AIM OF THE TASK => Please return every line in the entries below with the word "Iterate" in it.

Collected data entries
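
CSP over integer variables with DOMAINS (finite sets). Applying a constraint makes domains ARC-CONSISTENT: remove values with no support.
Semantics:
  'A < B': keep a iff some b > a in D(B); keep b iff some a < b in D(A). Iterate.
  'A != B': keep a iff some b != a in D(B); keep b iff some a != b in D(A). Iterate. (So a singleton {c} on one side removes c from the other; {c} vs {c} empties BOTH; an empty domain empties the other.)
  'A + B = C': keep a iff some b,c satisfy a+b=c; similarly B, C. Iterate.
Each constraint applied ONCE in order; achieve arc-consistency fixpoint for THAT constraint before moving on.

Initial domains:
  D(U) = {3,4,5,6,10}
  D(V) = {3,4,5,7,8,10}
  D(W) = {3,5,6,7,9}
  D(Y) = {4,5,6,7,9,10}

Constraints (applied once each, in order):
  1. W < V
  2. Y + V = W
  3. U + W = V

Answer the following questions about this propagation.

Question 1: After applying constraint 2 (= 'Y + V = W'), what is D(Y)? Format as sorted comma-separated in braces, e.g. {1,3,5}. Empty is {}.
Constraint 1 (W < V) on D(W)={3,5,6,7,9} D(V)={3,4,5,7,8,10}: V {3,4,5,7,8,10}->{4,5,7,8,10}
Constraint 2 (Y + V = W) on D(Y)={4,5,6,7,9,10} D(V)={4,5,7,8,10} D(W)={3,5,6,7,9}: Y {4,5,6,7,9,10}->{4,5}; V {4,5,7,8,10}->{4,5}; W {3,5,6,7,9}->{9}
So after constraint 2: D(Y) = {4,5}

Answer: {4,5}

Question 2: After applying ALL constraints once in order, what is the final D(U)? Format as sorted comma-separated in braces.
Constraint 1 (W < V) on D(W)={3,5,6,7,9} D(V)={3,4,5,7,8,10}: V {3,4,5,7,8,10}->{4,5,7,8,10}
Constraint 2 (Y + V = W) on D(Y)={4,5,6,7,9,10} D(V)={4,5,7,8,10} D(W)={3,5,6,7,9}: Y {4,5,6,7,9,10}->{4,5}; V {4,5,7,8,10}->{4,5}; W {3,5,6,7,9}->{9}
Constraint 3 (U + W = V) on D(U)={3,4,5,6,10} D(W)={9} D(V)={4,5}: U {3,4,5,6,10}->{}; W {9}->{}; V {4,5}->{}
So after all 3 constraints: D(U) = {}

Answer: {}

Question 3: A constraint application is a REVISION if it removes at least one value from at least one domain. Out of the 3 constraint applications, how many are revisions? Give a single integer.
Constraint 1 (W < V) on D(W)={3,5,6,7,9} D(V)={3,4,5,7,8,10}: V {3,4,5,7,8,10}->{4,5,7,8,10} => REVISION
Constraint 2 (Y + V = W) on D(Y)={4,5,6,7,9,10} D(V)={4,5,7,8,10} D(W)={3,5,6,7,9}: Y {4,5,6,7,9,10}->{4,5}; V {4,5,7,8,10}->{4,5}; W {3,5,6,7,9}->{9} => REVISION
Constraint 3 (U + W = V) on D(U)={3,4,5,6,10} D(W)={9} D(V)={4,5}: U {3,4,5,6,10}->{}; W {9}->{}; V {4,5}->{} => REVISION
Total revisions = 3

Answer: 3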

ANSWER FOR THIS EXERCISE =>
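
  'A < B': keep a iff some b > a in D(B); keep b iff some a < b in D(A). Iterate.
  'A != B': keep a iff some b != a in D(B); keep b iff some a != b in D(A). Iterate. (So a singleton {c} on one side removes c from the other; {c} vs {c} empties BOTH; an empty domain empties the other.)
  'A + B = C': keep a iff some b,c satisfy a+b=c; similarly B, C. Iterate.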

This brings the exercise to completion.